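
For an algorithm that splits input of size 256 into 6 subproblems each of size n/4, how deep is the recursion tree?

For divide and conquer with division factor 4:

Problem sizes at each level:
Level 0: 256
Level 1: 64
Level 2: 16
Level 3: 4
Level 4: 1

The root is level 0 and the size-1 base case is level 4 (the tree spans levels 0 through 4, i.e. 5 levels counting the root), so the depth is the number of divisions: log_4(256) = 4

The recursion tree depth is log_4(256) = 4. At each level, the problem size is divided by 4, so it takes 4 divisions to reduce to a base case of size 1. The algorithm makes 6 recursive calls at each level.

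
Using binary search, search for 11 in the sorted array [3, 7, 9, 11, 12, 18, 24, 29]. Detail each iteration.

Binary search for 11 in [3, 7, 9, 11, 12, 18, 24, 29]:

lo=0, hi=7, mid=3, arr[mid]=11 -> Found target at index 3!

Binary search finds 11 at index 3 after 1 comparisons. The search repeatedly halves the search space by comparing with the middle element.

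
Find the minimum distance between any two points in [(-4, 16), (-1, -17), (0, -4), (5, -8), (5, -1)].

Computing all pairwise distances among 5 points:

d((-4, 16), (-1, -17)) = 33.1361
d((-4, 16), (0, -4)) = 20.3961
d((-4, 16), (5, -8)) = 25.632
d((-4, 16), (5, -1)) = 19.2354
d((-1, -17), (0, -4)) = 13.0384
d((-1, -17), (5, -8)) = 10.8167
d((-1, -17), (5, -1)) = 17.088
d((0, -4), (5, -8)) = 6.4031
d((0, -4), (5, -1)) = 5.831 <-- minimum
d((5, -8), (5, -1)) = 7.0

Closest pair: (0, -4) and (5, -1) with distance 5.831

The closest pair is (0, -4) and (5, -1) with Euclidean distance 5.831. For 5 points, brute-force pairwise comparison is shown above. For large n, the divide-and-conquer algorithm (sort by x, recurse on halves, check the dividing strip) achieves O(n log n).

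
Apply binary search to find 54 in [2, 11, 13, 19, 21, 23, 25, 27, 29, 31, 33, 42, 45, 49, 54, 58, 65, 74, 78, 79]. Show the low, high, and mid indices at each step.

Binary search for 54 in [2, 11, 13, 19, 21, 23, 25, 27, 29, 31, 33, 42, 45, 49, 54, 58, 65, 74, 78, 79]:

lo=0, hi=19, mid=9, arr[mid]=31 -> 31 < 54, search right half
lo=10, hi=19, mid=14, arr[mid]=54 -> Found target at index 14!

Binary search finds 54 at index 14 after 2 comparisons. The search repeatedly halves the search space by comparing with the middle element.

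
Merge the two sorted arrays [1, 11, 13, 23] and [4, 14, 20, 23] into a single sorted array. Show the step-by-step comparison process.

Merging process:

Compare 1 vs 4: take 1 from left. Merged: [1]
Compare 11 vs 4: take 4 from right. Merged: [1, 4]
Compare 11 vs 14: take 11 from left. Merged: [1, 4, 11]
Compare 13 vs 14: take 13 from left. Merged: [1, 4, 11, 13]
Compare 23 vs 14: take 14 from right. Merged: [1, 4, 11, 13, 14]
Compare 23 vs 20: take 20 from right. Merged: [1, 4, 11, 13, 14, 20]
Compare 23 vs 23: take 23 from left. Merged: [1, 4, 11, 13, 14, 20, 23]
Append remaining from right: [23]. Merged: [1, 4, 11, 13, 14, 20, 23, 23]

Final merged array: [1, 4, 11, 13, 14, 20, 23, 23]
Total comparisons: 7

The merged array is [1, 4, 11, 13, 14, 20, 23, 23], requiring 7 comparisons. The merge step runs in O(n) time where n is the total number of elements.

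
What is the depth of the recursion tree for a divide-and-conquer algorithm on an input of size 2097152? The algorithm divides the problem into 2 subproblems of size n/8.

For divide and conquer with division factor 8:

Problem sizes at each level:
Level 0: 2097152
Level 1: 262144
Level 2: 32768
Level 3: 4096
Level 4: 512
Level 5: 64
Level 6: 8
Level 7: 1

The root is level 0 and the size-1 base case is level 7 (the tree spans levels 0 through 7, i.e. 8 levels counting the root), so the depth is the number of divisions: log_8(2097152) = 7

The recursion tree depth is log_8(2097152) = 7. At each level, the problem size is divided by 8, so it takes 7 divisions to reduce to a base case of size 1. The algorithm makes 2 recursive calls at each level.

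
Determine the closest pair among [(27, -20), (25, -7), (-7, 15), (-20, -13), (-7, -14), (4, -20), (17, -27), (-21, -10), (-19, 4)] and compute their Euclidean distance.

Computing all pairwise distances among 9 points:

d((27, -20), (25, -7)) = 13.1529
d((27, -20), (-7, 15)) = 48.7955
d((27, -20), (-20, -13)) = 47.5184
d((27, -20), (-7, -14)) = 34.5254
d((27, -20), (4, -20)) = 23.0
d((27, -20), (17, -27)) = 12.2066
d((27, -20), (-21, -10)) = 49.0306
d((27, -20), (-19, 4)) = 51.8845
d((25, -7), (-7, 15)) = 38.833
d((25, -7), (-20, -13)) = 45.3982
d((25, -7), (-7, -14)) = 32.7567
d((25, -7), (4, -20)) = 24.6982
d((25, -7), (17, -27)) = 21.5407
d((25, -7), (-21, -10)) = 46.0977
d((25, -7), (-19, 4)) = 45.3542
d((-7, 15), (-20, -13)) = 30.8707
d((-7, 15), (-7, -14)) = 29.0
d((-7, 15), (4, -20)) = 36.6879
d((-7, 15), (17, -27)) = 48.3735
d((-7, 15), (-21, -10)) = 28.6531
d((-7, 15), (-19, 4)) = 16.2788
d((-20, -13), (-7, -14)) = 13.0384
d((-20, -13), (4, -20)) = 25.0
d((-20, -13), (17, -27)) = 39.5601
d((-20, -13), (-21, -10)) = 3.1623 <-- minimum
d((-20, -13), (-19, 4)) = 17.0294
d((-7, -14), (4, -20)) = 12.53
d((-7, -14), (17, -27)) = 27.2947
d((-7, -14), (-21, -10)) = 14.5602
d((-7, -14), (-19, 4)) = 21.6333
d((4, -20), (17, -27)) = 14.7648
d((4, -20), (-21, -10)) = 26.9258
d((4, -20), (-19, 4)) = 33.2415
d((17, -27), (-21, -10)) = 41.6293
d((17, -27), (-19, 4)) = 47.5079
d((-21, -10), (-19, 4)) = 14.1421

Closest pair: (-20, -13) and (-21, -10) with distance 3.1623

The closest pair is (-20, -13) and (-21, -10) with Euclidean distance 3.1623. For 9 points, brute-force pairwise comparison is shown above. For large n, the divide-and-conquer algorithm (sort by x, recurse on halves, check the dividing strip) achieves O(n log n).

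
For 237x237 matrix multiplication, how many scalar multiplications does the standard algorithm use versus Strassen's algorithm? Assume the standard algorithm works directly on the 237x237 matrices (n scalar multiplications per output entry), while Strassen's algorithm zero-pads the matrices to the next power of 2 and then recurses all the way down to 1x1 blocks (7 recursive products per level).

Matrix multiplication for 237x237 matrices:

Strassen's algorithm requires power-of-2 dimensions. Pad 237x237 to 256x256 (next power of 2).

Standard algorithm: 237^3 = 13312053 multiplications
Strassen's algorithm: 7^(log2(256)) = 7^8 = 5764801 multiplications
Savings: 13312053 - 5764801 = 7547252 multiplications

Standard: 13312053 multiplications (237^3). Strassen: 5764801 multiplications (7^8, after padding to 256x256). Strassen reduces 8 recursive multiplications to 7 at each level.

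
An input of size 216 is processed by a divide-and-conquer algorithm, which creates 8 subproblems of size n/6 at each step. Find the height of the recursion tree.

For divide and conquer with division factor 6:

Problem sizes at each level:
Level 0: 216
Level 1: 36
Level 2: 6
Level 3: 1

The root is level 0 and the size-1 base case is level 3 (the tree spans levels 0 through 3, i.e. 4 levels counting the root), so the depth is the number of divisions: log_6(216) = 3

The recursion tree depth is log_6(216) = 3. At each level, the problem size is divided by 6, so it takes 3 divisions to reduce to a base case of size 1. The algorithm makes 8 recursive calls at each level.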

★ ★ ★ ★ ★

*TASK TO COMPLETE*.
Each line from the one containing "An input of size 216" through the last line of the material must be restated word for word, with no other text.

*RESPONSE BELOW*.
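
An input of size 216 is processed by a divide-and-conquer algorithm, which creates 8 subproblems of size n/6 at each step. Find the height of the recursion tree.

For divide and conquer with division factor 6:

Problem sizes at each level:
Level 0: 216
Level 1: 36
Level 2: 6
Level 3: 1

The root is level 0 and the size-1 base case is level 3 (the tree spans levels 0 through 3, i.e. 4 levels counting the root), so the depth is the number of divisions: log_6(216) = 3

The recursion tree depth is log_6(216) = 3. At each level, the problem size is divided by 6, so it takes 3 divisions to reduce to a base case of size 1. The algorithm makes 8 recursive calls at each level.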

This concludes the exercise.